◆ **What you should do**
Review the material line by line. Identify and copy every line that contains the string "statistics".

◆ **Supplied material**
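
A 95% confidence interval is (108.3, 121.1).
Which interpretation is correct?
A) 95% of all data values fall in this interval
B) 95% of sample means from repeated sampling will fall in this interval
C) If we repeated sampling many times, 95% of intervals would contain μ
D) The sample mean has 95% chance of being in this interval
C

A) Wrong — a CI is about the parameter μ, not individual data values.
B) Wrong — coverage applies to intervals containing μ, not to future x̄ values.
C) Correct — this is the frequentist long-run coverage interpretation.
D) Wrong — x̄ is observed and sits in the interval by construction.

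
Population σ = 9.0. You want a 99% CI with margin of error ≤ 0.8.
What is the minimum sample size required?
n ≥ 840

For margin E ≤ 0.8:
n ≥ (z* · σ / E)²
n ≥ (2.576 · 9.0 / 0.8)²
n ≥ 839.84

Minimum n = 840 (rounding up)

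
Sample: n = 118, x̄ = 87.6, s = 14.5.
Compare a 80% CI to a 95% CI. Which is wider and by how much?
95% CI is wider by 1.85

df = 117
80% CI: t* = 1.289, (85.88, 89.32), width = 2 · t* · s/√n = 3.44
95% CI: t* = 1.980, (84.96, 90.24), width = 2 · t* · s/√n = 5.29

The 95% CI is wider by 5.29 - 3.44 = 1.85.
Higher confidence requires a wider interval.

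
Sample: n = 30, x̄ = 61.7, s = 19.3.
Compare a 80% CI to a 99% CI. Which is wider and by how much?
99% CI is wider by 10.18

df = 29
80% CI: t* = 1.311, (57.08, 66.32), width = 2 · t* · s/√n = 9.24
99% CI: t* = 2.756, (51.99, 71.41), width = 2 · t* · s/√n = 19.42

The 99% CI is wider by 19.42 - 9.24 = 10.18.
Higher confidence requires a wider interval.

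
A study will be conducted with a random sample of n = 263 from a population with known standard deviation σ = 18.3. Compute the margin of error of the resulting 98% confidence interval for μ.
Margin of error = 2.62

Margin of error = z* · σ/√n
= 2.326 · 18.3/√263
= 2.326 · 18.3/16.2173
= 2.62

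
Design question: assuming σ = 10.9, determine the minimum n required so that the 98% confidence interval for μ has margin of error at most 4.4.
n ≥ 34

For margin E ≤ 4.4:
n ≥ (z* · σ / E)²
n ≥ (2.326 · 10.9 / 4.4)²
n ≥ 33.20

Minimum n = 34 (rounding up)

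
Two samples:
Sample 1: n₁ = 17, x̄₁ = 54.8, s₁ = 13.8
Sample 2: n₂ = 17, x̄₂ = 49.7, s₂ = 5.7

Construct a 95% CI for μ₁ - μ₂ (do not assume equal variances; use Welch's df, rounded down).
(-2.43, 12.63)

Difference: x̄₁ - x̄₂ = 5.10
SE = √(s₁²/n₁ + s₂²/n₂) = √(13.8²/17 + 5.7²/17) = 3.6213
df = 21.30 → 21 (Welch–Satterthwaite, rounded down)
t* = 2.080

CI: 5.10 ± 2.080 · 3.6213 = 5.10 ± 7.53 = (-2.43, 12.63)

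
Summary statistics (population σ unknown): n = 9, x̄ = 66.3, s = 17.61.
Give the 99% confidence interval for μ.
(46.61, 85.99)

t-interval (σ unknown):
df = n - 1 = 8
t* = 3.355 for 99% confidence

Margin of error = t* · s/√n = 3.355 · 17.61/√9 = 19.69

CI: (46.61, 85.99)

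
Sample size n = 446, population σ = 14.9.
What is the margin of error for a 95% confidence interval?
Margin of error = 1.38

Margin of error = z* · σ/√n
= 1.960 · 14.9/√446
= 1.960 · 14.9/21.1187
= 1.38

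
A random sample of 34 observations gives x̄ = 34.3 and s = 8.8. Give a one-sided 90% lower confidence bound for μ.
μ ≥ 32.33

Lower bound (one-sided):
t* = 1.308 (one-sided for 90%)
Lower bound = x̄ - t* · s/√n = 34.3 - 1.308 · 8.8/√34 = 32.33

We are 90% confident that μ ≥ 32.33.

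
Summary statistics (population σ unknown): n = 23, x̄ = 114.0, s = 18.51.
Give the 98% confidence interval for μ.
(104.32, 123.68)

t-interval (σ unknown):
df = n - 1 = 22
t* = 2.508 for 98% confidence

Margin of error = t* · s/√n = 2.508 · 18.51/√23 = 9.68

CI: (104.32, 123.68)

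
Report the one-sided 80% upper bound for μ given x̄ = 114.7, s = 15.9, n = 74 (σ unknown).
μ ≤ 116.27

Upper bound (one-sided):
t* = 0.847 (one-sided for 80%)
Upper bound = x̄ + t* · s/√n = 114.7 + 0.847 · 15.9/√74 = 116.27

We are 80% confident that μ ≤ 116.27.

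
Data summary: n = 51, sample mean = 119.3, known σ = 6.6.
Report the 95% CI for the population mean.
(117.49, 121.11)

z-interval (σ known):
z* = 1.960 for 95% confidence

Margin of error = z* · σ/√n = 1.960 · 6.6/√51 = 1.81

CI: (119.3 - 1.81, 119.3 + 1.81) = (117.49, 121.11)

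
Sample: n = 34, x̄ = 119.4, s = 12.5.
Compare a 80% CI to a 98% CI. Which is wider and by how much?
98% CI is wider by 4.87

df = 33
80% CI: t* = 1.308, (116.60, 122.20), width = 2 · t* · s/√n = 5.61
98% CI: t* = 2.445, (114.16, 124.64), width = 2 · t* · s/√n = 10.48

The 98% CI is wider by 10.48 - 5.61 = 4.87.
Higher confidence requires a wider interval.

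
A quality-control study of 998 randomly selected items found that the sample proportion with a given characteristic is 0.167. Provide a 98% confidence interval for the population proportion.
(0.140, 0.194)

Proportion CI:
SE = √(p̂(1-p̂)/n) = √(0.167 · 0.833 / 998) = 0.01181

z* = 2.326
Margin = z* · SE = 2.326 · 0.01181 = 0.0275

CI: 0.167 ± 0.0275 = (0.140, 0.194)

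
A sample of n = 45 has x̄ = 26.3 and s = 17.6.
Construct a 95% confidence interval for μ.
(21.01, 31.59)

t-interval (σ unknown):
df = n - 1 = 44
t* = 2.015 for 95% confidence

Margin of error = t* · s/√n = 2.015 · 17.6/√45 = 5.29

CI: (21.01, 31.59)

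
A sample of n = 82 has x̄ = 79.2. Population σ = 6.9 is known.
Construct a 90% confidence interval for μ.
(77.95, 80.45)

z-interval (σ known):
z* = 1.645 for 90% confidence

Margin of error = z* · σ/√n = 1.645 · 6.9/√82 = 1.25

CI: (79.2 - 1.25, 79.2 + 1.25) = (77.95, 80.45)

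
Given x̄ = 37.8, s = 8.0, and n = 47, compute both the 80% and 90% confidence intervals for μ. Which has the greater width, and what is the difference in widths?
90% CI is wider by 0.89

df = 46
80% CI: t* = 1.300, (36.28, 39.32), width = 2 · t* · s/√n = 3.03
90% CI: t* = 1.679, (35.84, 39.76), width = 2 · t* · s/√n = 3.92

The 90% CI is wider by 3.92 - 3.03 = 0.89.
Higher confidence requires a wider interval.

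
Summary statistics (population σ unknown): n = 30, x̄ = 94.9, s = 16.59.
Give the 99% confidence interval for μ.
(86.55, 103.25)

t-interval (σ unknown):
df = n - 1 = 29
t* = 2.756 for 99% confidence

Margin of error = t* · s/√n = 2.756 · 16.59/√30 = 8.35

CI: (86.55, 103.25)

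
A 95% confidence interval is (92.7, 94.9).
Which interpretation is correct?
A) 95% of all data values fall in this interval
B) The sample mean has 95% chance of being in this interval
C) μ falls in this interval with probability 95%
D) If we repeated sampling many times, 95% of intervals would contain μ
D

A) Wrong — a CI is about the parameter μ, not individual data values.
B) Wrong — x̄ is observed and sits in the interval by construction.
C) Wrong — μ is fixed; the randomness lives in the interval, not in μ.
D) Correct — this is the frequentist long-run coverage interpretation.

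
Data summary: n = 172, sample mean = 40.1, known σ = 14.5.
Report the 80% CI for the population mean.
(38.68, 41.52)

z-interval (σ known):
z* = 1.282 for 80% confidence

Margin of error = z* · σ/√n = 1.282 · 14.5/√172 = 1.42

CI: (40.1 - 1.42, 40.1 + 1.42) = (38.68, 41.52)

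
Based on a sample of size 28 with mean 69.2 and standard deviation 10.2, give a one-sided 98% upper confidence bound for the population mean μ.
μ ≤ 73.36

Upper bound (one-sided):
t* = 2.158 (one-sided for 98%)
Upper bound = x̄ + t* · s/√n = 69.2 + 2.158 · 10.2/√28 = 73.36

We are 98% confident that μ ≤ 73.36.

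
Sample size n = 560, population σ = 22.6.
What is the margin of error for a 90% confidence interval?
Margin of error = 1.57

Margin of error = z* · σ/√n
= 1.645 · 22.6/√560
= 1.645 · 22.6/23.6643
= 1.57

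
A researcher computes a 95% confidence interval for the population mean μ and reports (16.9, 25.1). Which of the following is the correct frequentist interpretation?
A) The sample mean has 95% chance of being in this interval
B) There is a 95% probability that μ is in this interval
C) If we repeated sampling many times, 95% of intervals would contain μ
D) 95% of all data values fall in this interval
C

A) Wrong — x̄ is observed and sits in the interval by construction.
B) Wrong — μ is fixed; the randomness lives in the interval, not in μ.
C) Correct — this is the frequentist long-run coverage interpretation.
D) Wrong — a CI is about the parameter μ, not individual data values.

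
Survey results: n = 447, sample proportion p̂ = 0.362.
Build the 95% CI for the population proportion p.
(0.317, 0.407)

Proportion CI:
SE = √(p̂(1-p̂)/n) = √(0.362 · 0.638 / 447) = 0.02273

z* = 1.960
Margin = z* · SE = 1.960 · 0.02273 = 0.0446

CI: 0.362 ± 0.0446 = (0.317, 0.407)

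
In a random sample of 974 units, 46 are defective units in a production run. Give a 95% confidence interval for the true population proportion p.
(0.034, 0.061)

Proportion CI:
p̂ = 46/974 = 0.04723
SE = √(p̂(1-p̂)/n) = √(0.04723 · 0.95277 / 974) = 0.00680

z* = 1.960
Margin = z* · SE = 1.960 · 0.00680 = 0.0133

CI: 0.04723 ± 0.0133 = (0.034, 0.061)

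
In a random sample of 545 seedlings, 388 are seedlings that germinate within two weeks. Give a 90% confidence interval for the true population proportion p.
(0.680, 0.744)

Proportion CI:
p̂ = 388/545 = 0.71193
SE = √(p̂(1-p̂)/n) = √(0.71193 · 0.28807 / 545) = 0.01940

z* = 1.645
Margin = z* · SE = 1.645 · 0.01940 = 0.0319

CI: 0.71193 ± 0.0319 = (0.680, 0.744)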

==

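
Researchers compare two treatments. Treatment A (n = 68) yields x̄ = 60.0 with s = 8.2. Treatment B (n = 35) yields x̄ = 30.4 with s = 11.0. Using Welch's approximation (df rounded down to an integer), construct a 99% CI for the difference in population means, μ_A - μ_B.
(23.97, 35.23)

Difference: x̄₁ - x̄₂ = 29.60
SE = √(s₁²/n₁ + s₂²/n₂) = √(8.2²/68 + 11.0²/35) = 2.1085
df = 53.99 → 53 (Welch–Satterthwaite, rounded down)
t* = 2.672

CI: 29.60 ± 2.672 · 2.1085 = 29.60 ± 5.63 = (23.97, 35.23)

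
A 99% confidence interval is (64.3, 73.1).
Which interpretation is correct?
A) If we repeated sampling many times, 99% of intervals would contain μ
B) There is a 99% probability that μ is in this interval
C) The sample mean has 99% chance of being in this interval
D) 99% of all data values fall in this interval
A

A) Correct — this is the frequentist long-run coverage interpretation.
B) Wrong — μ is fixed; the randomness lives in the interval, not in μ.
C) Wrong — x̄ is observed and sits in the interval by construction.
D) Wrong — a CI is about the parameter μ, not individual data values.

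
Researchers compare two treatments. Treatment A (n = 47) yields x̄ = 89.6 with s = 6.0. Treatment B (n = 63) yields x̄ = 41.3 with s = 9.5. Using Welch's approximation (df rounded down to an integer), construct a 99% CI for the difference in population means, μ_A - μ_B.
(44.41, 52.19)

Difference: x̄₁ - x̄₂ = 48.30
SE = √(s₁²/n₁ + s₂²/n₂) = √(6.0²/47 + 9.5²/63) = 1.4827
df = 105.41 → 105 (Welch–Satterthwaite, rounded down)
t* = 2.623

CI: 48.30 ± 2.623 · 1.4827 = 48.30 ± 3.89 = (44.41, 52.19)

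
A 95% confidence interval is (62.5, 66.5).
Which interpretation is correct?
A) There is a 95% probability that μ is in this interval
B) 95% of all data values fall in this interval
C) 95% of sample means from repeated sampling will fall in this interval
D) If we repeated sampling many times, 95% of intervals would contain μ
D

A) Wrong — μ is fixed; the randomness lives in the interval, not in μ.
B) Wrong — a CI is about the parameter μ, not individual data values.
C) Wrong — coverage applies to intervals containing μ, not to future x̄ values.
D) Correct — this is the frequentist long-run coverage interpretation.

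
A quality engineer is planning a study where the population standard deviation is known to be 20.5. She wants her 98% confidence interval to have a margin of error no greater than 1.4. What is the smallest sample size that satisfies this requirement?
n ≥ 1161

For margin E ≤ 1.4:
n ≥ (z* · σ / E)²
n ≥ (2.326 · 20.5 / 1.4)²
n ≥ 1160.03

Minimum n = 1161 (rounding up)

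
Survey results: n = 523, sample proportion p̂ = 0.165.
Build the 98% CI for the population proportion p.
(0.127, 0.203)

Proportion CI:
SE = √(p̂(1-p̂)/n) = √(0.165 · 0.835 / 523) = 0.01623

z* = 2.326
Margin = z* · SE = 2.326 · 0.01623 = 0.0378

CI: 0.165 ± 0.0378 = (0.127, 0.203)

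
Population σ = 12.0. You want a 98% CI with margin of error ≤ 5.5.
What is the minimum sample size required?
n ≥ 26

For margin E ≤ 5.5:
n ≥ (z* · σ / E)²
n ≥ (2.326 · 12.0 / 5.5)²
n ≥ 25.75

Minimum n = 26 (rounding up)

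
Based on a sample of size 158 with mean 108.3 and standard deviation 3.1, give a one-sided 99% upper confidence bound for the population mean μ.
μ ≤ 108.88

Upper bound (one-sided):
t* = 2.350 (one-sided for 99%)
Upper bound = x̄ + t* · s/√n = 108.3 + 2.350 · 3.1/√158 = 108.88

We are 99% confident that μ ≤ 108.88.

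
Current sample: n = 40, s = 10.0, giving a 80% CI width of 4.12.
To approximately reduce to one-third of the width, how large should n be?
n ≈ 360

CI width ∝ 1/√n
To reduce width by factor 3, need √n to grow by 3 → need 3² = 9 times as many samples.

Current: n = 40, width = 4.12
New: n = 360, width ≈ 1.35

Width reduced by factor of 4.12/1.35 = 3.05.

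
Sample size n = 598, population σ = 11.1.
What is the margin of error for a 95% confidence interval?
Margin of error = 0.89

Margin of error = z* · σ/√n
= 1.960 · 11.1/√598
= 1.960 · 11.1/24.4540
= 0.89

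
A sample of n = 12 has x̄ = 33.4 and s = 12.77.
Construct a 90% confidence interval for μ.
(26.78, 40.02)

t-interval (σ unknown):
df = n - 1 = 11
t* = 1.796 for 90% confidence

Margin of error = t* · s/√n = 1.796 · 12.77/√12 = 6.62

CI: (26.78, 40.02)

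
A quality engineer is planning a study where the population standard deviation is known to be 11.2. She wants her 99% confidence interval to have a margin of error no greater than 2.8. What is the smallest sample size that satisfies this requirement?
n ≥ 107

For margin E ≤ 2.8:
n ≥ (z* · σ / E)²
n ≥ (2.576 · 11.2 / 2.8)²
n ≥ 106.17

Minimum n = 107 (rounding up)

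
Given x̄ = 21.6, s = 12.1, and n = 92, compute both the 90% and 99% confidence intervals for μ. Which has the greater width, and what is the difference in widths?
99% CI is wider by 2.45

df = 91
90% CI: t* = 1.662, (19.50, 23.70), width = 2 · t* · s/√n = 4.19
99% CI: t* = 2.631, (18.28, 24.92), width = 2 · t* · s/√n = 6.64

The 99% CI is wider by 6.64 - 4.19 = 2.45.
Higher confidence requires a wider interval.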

* * *

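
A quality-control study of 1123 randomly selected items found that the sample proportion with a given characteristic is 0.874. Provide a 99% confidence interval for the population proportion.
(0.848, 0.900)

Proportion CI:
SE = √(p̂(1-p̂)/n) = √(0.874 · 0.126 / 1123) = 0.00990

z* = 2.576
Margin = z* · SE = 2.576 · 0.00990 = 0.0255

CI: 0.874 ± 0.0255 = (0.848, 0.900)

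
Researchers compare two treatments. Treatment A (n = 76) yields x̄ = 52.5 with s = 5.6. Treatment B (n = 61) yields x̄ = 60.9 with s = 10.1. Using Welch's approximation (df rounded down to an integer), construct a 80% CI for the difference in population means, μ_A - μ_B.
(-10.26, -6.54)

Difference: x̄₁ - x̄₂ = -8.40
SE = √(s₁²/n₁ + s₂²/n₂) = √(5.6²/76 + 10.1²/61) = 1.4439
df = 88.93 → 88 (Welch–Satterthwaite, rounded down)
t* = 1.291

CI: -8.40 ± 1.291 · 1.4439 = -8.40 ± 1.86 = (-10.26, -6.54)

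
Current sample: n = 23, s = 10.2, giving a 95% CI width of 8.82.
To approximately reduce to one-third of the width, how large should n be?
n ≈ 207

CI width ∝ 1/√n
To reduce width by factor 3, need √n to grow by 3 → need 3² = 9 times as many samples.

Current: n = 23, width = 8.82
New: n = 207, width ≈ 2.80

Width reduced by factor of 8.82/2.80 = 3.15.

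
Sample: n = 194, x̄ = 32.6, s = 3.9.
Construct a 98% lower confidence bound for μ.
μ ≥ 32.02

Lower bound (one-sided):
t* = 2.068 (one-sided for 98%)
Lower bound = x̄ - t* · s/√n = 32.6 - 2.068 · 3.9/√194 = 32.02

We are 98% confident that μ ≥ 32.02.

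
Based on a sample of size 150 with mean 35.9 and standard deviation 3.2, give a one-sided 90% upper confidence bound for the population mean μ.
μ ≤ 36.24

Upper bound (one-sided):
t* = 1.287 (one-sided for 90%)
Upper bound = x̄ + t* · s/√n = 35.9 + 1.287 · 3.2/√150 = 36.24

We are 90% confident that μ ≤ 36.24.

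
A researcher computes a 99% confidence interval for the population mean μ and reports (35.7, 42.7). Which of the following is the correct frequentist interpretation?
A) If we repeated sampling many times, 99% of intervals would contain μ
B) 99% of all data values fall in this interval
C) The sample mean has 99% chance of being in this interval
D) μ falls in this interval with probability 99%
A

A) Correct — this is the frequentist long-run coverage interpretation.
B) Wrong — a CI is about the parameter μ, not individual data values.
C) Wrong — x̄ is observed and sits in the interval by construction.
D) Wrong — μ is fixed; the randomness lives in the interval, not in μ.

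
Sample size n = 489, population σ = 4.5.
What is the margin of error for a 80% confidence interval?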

◆ **Expected output**
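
Summary statistics (population σ unknown): n = 9, x̄ = 66.3, s = 17.61.
Summary statistics (population σ unknown): n = 23, x̄ = 114.0, s = 18.51.
Summary statistics (population σ unknown): n = 30, x̄ = 94.9, s = 16.59.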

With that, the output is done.